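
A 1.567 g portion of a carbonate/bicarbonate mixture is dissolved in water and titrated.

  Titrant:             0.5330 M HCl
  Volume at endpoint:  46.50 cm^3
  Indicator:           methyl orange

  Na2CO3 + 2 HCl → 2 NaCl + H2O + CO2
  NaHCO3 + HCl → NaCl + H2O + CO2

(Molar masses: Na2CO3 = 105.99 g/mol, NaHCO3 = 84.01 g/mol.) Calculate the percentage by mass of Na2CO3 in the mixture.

56.17 %

n(HCl) = 0.04650 × 0.5330 = 0.02478 mol
Let x = n(Na2CO3), y = n(NaHCO3).
Titrant: 2x + 1y = 0.02478;  mass: 105.99x + 84.01y = 1.567
Solving, x = 8.305 × 10^-3 mol, y = 8.175 × 10^-3 mol
mass of Na2CO3 = 8.305 × 10^-3 × 105.99 = 0.8802 g
% Na2CO3 = 0.8802 / 1.567 × 100 = 56.17 %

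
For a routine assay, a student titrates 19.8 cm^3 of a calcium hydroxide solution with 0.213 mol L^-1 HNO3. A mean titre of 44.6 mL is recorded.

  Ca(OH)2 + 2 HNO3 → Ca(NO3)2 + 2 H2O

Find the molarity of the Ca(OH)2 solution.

n(HNO3) = 0.0446 L × 0.213 mol/L = 9.50 × 10^-3 mol
From the 1:2 mole ratio, n(Ca(OH)2) = 1/2 × 9.50 × 10^-3 = 4.75 × 10^-3 mol
[Ca(OH)2] = 4.75 × 10^-3 mol / 0.0198 L = 0.240 mol/L

0.240 mol/L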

= = = = =

Return the complete material exactly as it appears.

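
A 1.567 g portion of a carbonate/bicarbonate mixture is dissolved in water and titrated.

  Titrant:             0.5330 M HCl
  Volume at endpoint:  46.50 cm^3
  Indicator:           methyl orange

  Na2CO3 + 2 HCl → 2 NaCl + H2O + CO2
  NaHCO3 + HCl → NaCl + H2O + CO2

(Molar masses: Na2CO3 = 105.99 g/mol, NaHCO3 = 84.01 g/mol.) Calculate the percentage by mass of Na2CO3 in the mixture.

56.17 %

n(HCl) = 0.04650 × 0.5330 = 0.02478 mol
Let x = n(Na2CO3), y = n(NaHCO3).
Titrant: 2x + 1y = 0.02478;  mass: 105.99x + 84.01y = 1.567
Solving, x = 8.305 × 10^-3 mol, y = 8.175 × 10^-3 mol
mass of Na2CO3 = 8.305 × 10^-3 × 105.99 = 0.8802 g
% Na2CO3 = 0.8802 / 1.567 × 100 = 56.17 %

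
For a routine assay, a student titrates 19.8 cm^3 of a calcium hydroxide solution with 0.213 mol L^-1 HNO3. A mean titre of 44.6 mL is recorded.

  Ca(OH)2 + 2 HNO3 → Ca(NO3)2 + 2 H2O

Find the molarity of the Ca(OH)2 solution.

n(HNO3) = 0.0446 L × 0.213 mol/L = 9.50 × 10^-3 mol
From the 1:2 mole ratio, n(Ca(OH)2) = 1/2 × 9.50 × 10^-3 = 4.75 × 10^-3 mol
[Ca(OH)2] = 4.75 × 10^-3 mol / 0.0198 L = 0.240 mol/L

0.240 mol/L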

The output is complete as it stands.